* _Stored data entries_
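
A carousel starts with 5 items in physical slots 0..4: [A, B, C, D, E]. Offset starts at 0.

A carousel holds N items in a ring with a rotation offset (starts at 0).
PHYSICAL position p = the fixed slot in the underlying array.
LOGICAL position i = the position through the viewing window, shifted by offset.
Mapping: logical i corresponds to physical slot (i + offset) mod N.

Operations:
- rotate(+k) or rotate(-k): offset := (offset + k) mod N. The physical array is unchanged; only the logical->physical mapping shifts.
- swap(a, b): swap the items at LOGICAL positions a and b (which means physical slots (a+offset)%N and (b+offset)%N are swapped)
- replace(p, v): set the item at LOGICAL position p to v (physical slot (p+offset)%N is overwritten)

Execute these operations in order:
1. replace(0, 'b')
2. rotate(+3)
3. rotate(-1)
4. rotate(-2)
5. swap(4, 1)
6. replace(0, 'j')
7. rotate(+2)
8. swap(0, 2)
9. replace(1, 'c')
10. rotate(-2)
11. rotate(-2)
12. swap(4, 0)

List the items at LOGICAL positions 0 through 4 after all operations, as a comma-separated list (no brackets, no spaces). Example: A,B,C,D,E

After op 1 (replace(0, 'b')): offset=0, physical=[b,B,C,D,E], logical=[b,B,C,D,E]
After op 2 (rotate(+3)): offset=3, physical=[b,B,C,D,E], logical=[D,E,b,B,C]
After op 3 (rotate(-1)): offset=2, physical=[b,B,C,D,E], logical=[C,D,E,b,B]
After op 4 (rotate(-2)): offset=0, physical=[b,B,C,D,E], logical=[b,B,C,D,E]
After op 5 (swap(4, 1)): offset=0, physical=[b,E,C,D,B], logical=[b,E,C,D,B]
After op 6 (replace(0, 'j')): offset=0, physical=[j,E,C,D,B], logical=[j,E,C,D,B]
After op 7 (rotate(+2)): offset=2, physical=[j,E,C,D,B], logical=[C,D,B,j,E]
After op 8 (swap(0, 2)): offset=2, physical=[j,E,B,D,C], logical=[B,D,C,j,E]
After op 9 (replace(1, 'c')): offset=2, physical=[j,E,B,c,C], logical=[B,c,C,j,E]
After op 10 (rotate(-2)): offset=0, physical=[j,E,B,c,C], logical=[j,E,B,c,C]
After op 11 (rotate(-2)): offset=3, physical=[j,E,B,c,C], logical=[c,C,j,E,B]
After op 12 (swap(4, 0)): offset=3, physical=[j,E,c,B,C], logical=[B,C,j,E,c]

Answer: B,C,j,E,c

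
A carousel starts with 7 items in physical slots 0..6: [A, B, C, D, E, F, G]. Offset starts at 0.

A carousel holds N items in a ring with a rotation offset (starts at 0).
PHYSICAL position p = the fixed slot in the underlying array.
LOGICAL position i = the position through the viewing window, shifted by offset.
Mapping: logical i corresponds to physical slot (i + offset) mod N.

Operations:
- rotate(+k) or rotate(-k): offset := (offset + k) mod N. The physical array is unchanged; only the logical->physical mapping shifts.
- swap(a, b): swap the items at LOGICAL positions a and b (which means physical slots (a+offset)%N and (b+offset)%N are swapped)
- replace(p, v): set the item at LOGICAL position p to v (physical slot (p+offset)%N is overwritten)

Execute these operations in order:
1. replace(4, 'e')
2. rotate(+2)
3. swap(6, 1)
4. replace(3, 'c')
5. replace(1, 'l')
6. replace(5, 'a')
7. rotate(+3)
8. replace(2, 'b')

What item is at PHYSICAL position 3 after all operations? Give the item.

Answer: l

Derivation:
After op 1 (replace(4, 'e')): offset=0, physical=[A,B,C,D,e,F,G], logical=[A,B,C,D,e,F,G]
After op 2 (rotate(+2)): offset=2, physical=[A,B,C,D,e,F,G], logical=[C,D,e,F,G,A,B]
After op 3 (swap(6, 1)): offset=2, physical=[A,D,C,B,e,F,G], logical=[C,B,e,F,G,A,D]
After op 4 (replace(3, 'c')): offset=2, physical=[A,D,C,B,e,c,G], logical=[C,B,e,c,G,A,D]
After op 5 (replace(1, 'l')): offset=2, physical=[A,D,C,l,e,c,G], logical=[C,l,e,c,G,A,D]
After op 6 (replace(5, 'a')): offset=2, physical=[a,D,C,l,e,c,G], logical=[C,l,e,c,G,a,D]
After op 7 (rotate(+3)): offset=5, physical=[a,D,C,l,e,c,G], logical=[c,G,a,D,C,l,e]
After op 8 (replace(2, 'b')): offset=5, physical=[b,D,C,l,e,c,G], logical=[c,G,b,D,C,l,e]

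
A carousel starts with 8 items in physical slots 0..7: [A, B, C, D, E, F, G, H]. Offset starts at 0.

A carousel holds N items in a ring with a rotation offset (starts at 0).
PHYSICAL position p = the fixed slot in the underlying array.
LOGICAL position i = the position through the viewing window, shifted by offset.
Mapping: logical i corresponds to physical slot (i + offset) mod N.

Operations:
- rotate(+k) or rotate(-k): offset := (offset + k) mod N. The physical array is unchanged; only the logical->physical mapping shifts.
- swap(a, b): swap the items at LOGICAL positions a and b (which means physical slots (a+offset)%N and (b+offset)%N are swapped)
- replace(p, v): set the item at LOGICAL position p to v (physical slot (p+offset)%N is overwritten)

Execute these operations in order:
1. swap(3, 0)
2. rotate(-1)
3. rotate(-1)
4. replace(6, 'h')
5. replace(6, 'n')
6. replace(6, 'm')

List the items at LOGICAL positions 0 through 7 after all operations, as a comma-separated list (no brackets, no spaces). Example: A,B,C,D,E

Answer: G,H,D,B,C,A,m,F

Derivation:
After op 1 (swap(3, 0)): offset=0, physical=[D,B,C,A,E,F,G,H], logical=[D,B,C,A,E,F,G,H]
After op 2 (rotate(-1)): offset=7, physical=[D,B,C,A,E,F,G,H], logical=[H,D,B,C,A,E,F,G]
After op 3 (rotate(-1)): offset=6, physical=[D,B,C,A,E,F,G,H], logical=[G,H,D,B,C,A,E,F]
After op 4 (replace(6, 'h')): offset=6, physical=[D,B,C,A,h,F,G,H], logical=[G,H,D,B,C,A,h,F]
After op 5 (replace(6, 'n')): offset=6, physical=[D,B,C,A,n,F,G,H], logical=[G,H,D,B,C,A,n,F]
After op 6 (replace(6, 'm')): offset=6, physical=[D,B,C,A,m,F,G,H], logical=[G,H,D,B,C,A,m,F]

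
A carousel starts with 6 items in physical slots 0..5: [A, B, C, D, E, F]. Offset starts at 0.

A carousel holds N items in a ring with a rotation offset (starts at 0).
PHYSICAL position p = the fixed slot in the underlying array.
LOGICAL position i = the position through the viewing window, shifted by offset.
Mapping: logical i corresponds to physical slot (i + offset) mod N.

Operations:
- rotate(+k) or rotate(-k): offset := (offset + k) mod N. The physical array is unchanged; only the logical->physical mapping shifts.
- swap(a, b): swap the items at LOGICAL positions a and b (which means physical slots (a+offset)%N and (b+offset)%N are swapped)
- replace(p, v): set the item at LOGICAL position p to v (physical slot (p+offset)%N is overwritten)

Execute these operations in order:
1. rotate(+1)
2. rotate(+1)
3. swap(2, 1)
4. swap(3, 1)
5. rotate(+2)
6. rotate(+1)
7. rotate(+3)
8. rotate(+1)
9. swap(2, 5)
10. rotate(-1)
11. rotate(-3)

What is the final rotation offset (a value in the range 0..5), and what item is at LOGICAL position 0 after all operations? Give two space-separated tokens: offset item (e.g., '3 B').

Answer: 5 C

Derivation:
After op 1 (rotate(+1)): offset=1, physical=[A,B,C,D,E,F], logical=[B,C,D,E,F,A]
After op 2 (rotate(+1)): offset=2, physical=[A,B,C,D,E,F], logical=[C,D,E,F,A,B]
After op 3 (swap(2, 1)): offset=2, physical=[A,B,C,E,D,F], logical=[C,E,D,F,A,B]
After op 4 (swap(3, 1)): offset=2, physical=[A,B,C,F,D,E], logical=[C,F,D,E,A,B]
After op 5 (rotate(+2)): offset=4, physical=[A,B,C,F,D,E], logical=[D,E,A,B,C,F]
After op 6 (rotate(+1)): offset=5, physical=[A,B,C,F,D,E], logical=[E,A,B,C,F,D]
After op 7 (rotate(+3)): offset=2, physical=[A,B,C,F,D,E], logical=[C,F,D,E,A,B]
After op 8 (rotate(+1)): offset=3, physical=[A,B,C,F,D,E], logical=[F,D,E,A,B,C]
After op 9 (swap(2, 5)): offset=3, physical=[A,B,E,F,D,C], logical=[F,D,C,A,B,E]
After op 10 (rotate(-1)): offset=2, physical=[A,B,E,F,D,C], logical=[E,F,D,C,A,B]
After op 11 (rotate(-3)): offset=5, physical=[A,B,E,F,D,C], logical=[C,A,B,E,F,D]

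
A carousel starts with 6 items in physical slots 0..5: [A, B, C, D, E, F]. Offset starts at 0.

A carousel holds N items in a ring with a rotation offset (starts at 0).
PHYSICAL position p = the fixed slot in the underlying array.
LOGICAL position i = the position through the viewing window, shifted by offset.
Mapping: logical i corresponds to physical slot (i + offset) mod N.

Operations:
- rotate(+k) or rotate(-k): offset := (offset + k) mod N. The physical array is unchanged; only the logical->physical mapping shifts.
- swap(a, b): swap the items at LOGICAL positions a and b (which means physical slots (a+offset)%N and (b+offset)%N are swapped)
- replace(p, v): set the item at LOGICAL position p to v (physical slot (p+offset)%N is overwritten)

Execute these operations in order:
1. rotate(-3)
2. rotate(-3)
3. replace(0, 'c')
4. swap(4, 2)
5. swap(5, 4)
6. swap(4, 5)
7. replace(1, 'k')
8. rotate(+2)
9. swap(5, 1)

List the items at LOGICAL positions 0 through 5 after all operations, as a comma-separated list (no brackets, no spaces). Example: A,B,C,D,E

After op 1 (rotate(-3)): offset=3, physical=[A,B,C,D,E,F], logical=[D,E,F,A,B,C]
After op 2 (rotate(-3)): offset=0, physical=[A,B,C,D,E,F], logical=[A,B,C,D,E,F]
After op 3 (replace(0, 'c')): offset=0, physical=[c,B,C,D,E,F], logical=[c,B,C,D,E,F]
After op 4 (swap(4, 2)): offset=0, physical=[c,B,E,D,C,F], logical=[c,B,E,D,C,F]
After op 5 (swap(5, 4)): offset=0, physical=[c,B,E,D,F,C], logical=[c,B,E,D,F,C]
After op 6 (swap(4, 5)): offset=0, physical=[c,B,E,D,C,F], logical=[c,B,E,D,C,F]
After op 7 (replace(1, 'k')): offset=0, physical=[c,k,E,D,C,F], logical=[c,k,E,D,C,F]
After op 8 (rotate(+2)): offset=2, physical=[c,k,E,D,C,F], logical=[E,D,C,F,c,k]
After op 9 (swap(5, 1)): offset=2, physical=[c,D,E,k,C,F], logical=[E,k,C,F,c,D]

Answer: E,k,C,F,c,D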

* _ABOUT THIS EXERCISE_
Reproduce, character for character, only the lines of the preceding data that start at the line with "A carousel starts with 7" and end at the line with "8. replace(2, 'b')", both included.

* _EXERCISE RESPONSE_
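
A carousel starts with 7 items in physical slots 0..6: [A, B, C, D, E, F, G]. Offset starts at 0.

A carousel holds N items in a ring with a rotation offset (starts at 0).
PHYSICAL position p = the fixed slot in the underlying array.
LOGICAL position i = the position through the viewing window, shifted by offset.
Mapping: logical i corresponds to physical slot (i + offset) mod N.

Operations:
- rotate(+k) or rotate(-k): offset := (offset + k) mod N. The physical array is unchanged; only the logical->physical mapping shifts.
- swap(a, b): swap the items at LOGICAL positions a and b (which means physical slots (a+offset)%N and (b+offset)%N are swapped)
- replace(p, v): set the item at LOGICAL position p to v (physical slot (p+offset)%N is overwritten)

Execute these operations in order:
1. replace(4, 'e')
2. rotate(+2)
3. swap(6, 1)
4. replace(3, 'c')
5. replace(1, 'l')
6. replace(5, 'a')
7. rotate(+3)
8. replace(2, 'b')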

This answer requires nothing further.